» **Problem to work on**
Every entry below is to be retyped exactly as it stands.

» **Data provided**
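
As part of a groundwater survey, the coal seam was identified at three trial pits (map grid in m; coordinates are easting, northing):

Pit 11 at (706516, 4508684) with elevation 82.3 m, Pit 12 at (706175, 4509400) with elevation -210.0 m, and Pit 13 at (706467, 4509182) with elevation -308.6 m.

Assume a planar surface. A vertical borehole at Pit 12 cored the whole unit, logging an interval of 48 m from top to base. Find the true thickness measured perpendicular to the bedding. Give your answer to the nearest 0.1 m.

Two edge vectors: Pit 11→Pit 12 = (-341, 716, -292.3), Pit 11→Pit 13 = (-49, 498, -390.9).
Normal n = (Pit 11→Pit 12) × (Pit 11→Pit 13) = (-134319, -118974.2, -134734).
So ∂z/∂easting = −n_x/n_z = −0.99692 and ∂z/∂northing = −n_y/n_z = −0.88303.
|∇z| = √(a²+b²) = 1.33176, so dip δ = arctan(1.33176) = 53.10°.
True thickness = vertical thickness × cos δ = 48 × cos 53.10° = 28.8 m.

28.8 m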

» **Response to the exercise**
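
As part of a groundwater survey, the coal seam was identified at three trial pits (map grid in m; coordinates are easting, northing):

Pit 11 at (706516, 4508684) with elevation 82.3 m, Pit 12 at (706175, 4509400) with elevation -210.0 m, and Pit 13 at (706467, 4509182) with elevation -308.6 m.

Assume a planar surface. A vertical borehole at Pit 12 cored the whole unit, logging an interval of 48 m from top to base. Find the true thickness measured perpendicular to the bedding. Give your answer to the nearest 0.1 m.

Two edge vectors: Pit 11→Pit 12 = (-341, 716, -292.3), Pit 11→Pit 13 = (-49, 498, -390.9).
Normal n = (Pit 11→Pit 12) × (Pit 11→Pit 13) = (-134319, -118974.2, -134734).
So ∂z/∂easting = −n_x/n_z = −0.99692 and ∂z/∂northing = −n_y/n_z = −0.88303.
|∇z| = √(a²+b²) = 1.33176, so dip δ = arctan(1.33176) = 53.10°.
True thickness = vertical thickness × cos δ = 48 × cos 53.10° = 28.8 m.

28.8 m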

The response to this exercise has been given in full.